=== Begin Enclosure ===

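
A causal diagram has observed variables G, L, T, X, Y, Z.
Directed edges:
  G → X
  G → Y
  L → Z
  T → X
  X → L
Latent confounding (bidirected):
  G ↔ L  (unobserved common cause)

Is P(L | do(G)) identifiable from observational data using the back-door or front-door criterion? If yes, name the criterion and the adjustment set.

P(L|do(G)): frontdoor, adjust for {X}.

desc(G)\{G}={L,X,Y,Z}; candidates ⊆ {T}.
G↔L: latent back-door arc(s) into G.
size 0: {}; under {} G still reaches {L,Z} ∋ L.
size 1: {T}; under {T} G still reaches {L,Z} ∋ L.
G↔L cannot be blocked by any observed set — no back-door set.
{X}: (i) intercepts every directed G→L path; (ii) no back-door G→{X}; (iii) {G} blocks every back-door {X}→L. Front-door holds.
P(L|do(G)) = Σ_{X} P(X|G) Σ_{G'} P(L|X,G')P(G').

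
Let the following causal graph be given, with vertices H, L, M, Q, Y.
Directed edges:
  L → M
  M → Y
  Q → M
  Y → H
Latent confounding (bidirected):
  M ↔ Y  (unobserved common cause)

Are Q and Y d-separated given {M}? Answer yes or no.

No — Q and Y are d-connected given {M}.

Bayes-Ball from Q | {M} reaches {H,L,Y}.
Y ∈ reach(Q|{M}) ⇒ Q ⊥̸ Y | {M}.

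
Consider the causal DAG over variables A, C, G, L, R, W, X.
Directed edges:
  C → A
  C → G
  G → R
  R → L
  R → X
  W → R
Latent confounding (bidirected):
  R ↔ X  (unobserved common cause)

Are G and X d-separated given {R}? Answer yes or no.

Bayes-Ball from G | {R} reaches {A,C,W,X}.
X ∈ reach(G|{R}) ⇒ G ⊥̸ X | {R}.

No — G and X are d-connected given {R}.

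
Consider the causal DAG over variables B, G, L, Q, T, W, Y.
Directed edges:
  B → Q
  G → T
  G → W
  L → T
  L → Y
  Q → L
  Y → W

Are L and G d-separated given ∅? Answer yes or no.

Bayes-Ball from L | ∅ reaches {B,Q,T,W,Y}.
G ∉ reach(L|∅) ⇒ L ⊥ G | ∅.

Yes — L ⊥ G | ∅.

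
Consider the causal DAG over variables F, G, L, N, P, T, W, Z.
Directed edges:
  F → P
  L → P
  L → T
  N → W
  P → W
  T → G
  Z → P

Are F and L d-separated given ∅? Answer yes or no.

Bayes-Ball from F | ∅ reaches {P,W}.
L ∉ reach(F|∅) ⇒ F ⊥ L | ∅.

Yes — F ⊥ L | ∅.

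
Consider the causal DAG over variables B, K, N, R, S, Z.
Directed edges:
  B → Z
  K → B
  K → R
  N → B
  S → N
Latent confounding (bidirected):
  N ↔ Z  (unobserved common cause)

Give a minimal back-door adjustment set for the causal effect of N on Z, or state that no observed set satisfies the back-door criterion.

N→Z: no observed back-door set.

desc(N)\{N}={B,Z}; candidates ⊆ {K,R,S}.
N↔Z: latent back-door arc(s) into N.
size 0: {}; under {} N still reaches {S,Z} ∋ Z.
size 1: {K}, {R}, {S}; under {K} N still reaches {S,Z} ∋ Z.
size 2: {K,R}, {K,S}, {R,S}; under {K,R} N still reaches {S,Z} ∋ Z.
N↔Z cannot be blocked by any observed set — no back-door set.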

=== End Enclosure ===
=== Begin Enclosure ===

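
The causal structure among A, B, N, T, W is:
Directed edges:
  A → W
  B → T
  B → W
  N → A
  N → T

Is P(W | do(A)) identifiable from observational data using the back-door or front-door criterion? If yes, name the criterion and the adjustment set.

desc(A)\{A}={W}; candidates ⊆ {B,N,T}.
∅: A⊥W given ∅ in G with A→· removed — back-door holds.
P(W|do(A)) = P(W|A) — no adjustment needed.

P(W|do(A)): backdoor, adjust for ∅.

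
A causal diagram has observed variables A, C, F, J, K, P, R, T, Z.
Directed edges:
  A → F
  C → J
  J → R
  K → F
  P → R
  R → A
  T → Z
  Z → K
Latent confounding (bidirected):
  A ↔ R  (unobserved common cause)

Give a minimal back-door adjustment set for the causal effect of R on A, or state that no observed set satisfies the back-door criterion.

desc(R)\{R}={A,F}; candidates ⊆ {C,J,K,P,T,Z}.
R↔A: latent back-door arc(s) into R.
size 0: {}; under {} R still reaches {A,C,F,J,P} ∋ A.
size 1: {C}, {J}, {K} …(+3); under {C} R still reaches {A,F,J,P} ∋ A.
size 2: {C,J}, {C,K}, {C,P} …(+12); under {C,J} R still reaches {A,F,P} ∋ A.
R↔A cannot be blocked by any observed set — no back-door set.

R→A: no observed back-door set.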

=== End Enclosure ===
=== Begin Enclosure ===

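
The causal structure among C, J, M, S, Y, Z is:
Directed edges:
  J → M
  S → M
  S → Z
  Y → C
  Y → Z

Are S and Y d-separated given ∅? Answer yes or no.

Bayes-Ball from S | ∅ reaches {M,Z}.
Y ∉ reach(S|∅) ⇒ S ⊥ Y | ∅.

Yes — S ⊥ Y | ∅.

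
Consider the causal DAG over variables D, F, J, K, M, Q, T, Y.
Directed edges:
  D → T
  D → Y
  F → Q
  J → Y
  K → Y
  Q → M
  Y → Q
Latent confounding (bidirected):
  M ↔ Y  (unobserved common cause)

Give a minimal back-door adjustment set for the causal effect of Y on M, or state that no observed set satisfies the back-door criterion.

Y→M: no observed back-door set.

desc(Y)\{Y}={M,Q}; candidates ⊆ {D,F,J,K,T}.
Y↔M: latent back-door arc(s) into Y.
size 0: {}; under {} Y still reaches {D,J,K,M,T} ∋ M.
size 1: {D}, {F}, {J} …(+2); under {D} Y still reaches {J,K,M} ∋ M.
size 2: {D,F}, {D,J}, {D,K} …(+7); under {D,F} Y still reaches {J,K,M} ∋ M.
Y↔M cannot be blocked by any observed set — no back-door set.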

=== End Enclosure ===

*Work required*: Working from the entries above, return all lines that contain "cause".

*Result*:
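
  G ↔ L  (unobserved common cause)
  M ↔ Y  (unobserved common cause)
  R ↔ X  (unobserved common cause)
  N ↔ Z  (unobserved common cause)
  A ↔ R  (unobserved common cause)
  M ↔ Y  (unobserved common cause)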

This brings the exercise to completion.